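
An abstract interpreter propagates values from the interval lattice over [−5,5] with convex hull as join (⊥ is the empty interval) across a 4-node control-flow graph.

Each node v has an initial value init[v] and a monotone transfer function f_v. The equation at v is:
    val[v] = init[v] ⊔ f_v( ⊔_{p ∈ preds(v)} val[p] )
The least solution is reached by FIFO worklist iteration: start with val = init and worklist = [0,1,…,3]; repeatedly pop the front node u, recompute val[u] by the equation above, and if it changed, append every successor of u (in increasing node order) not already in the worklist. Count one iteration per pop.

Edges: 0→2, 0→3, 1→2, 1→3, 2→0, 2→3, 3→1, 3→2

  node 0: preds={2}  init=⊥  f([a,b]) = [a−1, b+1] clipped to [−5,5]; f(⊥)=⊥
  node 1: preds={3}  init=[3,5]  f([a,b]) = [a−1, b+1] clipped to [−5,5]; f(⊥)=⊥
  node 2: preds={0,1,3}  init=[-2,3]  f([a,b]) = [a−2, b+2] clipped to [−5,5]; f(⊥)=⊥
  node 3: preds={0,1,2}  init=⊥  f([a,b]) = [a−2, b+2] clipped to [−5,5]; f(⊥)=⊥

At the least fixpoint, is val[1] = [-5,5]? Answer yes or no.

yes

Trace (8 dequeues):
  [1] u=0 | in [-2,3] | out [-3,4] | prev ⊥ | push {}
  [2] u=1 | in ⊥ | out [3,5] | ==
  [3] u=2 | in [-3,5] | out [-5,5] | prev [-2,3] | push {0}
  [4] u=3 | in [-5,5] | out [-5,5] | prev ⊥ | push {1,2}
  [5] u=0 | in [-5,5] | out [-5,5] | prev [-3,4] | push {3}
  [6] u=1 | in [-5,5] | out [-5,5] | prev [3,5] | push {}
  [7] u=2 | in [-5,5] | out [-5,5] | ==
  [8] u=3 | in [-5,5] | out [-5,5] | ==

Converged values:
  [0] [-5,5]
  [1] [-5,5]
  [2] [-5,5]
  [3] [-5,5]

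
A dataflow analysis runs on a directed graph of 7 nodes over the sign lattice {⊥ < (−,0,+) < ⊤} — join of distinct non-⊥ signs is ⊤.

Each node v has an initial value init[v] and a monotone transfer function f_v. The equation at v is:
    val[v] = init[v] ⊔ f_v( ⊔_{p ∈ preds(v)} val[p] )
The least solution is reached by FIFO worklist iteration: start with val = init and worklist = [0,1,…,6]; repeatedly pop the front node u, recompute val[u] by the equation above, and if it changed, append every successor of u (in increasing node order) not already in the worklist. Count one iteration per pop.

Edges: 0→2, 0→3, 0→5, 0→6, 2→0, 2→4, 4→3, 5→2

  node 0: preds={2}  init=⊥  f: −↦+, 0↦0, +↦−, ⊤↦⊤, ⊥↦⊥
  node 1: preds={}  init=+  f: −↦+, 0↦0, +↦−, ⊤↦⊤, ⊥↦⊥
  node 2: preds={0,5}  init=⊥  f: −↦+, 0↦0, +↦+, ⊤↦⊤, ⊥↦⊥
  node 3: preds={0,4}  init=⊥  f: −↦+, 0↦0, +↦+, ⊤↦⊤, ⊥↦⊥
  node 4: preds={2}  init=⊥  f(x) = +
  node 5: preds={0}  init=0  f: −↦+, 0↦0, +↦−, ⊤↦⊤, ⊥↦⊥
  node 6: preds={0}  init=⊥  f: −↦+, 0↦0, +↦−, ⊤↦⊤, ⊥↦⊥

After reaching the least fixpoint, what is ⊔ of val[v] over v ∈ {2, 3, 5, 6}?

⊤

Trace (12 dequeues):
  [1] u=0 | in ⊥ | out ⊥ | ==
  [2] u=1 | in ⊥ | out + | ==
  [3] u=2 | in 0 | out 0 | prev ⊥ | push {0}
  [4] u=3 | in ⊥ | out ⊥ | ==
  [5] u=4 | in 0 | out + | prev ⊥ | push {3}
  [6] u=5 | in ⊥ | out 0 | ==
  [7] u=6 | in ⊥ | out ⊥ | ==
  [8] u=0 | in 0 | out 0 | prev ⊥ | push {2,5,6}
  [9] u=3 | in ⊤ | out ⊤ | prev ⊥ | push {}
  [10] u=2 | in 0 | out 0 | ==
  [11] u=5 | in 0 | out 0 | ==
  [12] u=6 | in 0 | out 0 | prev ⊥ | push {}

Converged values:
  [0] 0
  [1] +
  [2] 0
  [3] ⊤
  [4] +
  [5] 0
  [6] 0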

::::::

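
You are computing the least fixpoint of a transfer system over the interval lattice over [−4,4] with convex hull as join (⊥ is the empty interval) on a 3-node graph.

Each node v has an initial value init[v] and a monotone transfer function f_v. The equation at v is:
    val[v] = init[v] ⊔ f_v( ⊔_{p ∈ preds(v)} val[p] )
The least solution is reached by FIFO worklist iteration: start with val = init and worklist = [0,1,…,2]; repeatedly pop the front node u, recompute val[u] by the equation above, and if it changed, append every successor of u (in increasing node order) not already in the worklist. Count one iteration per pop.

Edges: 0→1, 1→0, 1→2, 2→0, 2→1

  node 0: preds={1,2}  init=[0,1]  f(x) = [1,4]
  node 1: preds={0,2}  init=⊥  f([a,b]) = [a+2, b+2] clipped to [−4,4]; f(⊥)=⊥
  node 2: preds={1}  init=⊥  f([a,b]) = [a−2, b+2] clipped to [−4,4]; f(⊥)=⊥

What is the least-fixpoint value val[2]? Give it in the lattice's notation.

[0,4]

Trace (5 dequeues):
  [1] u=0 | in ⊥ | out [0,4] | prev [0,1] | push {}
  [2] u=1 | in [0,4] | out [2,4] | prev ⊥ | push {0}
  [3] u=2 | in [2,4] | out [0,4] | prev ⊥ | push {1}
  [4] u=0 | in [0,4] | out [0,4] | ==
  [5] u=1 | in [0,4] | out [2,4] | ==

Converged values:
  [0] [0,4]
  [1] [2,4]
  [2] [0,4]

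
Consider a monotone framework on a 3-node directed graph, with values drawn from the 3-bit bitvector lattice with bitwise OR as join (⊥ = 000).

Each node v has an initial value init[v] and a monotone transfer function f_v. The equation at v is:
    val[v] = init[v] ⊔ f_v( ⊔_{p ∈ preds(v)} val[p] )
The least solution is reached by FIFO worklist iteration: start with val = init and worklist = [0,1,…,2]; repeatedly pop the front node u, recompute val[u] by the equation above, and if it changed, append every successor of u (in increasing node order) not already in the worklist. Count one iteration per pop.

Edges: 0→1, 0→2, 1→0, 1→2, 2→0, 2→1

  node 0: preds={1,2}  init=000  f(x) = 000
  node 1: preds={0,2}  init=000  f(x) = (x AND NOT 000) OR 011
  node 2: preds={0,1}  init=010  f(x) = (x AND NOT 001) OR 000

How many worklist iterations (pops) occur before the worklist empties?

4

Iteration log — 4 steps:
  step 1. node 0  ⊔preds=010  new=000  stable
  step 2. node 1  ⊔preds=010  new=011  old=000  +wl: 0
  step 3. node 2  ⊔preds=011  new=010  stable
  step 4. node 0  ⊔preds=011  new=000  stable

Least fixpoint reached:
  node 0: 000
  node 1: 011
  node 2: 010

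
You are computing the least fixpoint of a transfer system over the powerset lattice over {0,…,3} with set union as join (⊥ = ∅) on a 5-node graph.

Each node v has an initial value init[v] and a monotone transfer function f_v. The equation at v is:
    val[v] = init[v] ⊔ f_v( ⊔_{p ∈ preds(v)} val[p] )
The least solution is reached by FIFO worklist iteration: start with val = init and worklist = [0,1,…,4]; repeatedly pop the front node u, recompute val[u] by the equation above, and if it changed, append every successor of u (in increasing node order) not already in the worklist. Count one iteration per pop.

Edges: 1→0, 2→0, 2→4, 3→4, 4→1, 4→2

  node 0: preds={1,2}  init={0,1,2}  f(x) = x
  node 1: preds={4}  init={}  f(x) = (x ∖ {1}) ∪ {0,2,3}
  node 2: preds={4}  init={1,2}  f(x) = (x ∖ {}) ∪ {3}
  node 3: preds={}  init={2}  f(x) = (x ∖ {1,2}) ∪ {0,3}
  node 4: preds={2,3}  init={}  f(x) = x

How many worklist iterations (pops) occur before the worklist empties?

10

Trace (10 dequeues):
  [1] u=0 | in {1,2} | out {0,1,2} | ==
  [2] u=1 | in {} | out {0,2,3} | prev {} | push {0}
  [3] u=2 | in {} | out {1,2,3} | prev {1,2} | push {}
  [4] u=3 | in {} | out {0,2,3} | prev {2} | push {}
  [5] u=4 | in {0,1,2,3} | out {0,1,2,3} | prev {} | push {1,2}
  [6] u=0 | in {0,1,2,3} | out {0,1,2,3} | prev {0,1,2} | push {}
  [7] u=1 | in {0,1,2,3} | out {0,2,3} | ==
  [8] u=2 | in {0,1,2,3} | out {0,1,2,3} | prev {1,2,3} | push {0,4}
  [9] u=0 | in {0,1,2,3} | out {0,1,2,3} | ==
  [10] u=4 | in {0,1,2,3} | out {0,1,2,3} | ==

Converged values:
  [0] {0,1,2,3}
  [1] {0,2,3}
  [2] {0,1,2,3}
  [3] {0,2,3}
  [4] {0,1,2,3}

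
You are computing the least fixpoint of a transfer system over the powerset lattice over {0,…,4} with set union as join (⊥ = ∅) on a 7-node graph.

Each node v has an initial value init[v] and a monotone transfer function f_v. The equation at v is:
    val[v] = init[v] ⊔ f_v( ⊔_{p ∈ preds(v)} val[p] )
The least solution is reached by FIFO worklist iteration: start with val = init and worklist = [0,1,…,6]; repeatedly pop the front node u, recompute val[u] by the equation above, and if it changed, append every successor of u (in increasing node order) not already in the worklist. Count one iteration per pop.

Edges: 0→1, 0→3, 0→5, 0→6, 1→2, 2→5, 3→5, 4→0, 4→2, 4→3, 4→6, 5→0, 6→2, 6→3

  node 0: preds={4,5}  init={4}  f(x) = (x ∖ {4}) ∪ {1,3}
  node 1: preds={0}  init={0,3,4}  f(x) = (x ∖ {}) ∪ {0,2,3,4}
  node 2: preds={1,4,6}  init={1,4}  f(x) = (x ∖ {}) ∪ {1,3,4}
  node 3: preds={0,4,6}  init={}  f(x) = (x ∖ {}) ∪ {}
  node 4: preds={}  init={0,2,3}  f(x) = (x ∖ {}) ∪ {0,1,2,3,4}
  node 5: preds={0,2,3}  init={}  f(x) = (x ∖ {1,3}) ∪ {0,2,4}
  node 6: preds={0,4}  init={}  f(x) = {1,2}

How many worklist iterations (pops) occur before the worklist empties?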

::::::

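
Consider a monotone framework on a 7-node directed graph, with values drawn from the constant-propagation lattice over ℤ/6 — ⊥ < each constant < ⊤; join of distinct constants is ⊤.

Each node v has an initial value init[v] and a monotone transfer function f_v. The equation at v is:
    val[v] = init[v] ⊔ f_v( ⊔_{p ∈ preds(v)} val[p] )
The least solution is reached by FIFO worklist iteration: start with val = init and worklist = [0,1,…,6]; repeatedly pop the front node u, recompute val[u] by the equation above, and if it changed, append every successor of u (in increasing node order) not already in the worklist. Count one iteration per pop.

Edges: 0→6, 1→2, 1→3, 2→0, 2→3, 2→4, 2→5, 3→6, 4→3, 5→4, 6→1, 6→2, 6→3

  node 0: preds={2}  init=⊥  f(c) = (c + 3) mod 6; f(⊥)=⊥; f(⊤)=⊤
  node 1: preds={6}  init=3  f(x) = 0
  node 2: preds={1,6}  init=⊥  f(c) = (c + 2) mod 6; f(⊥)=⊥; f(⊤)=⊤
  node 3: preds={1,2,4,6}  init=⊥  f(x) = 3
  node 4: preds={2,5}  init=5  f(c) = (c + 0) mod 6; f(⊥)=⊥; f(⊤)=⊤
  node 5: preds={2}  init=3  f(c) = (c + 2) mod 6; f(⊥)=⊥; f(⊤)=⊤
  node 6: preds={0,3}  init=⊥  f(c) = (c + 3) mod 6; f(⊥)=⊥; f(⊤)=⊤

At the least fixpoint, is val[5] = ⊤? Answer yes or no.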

::::::

→ **BRIEF**
Where the line holding "Edges: 0→1, 1→0, 1→2, 2→0, 2→1" appears in the listing above, start reproducing exactly, and end with the line holding "[a−2, b+2] clipped to [−4,4]; f(⊥)=⊥".

→ **FINISHED EXERCISE**
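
Edges: 0→1, 1→0, 1→2, 2→0, 2→1

  node 0: preds={1,2}  init=[0,1]  f(x) = [1,4]
  node 1: preds={0,2}  init=⊥  f([a,b]) = [a+2, b+2] clipped to [−4,4]; f(⊥)=⊥
  node 2: preds={1}  init=⊥  f([a,b]) = [a−2, b+2] clipped to [−4,4]; f(⊥)=⊥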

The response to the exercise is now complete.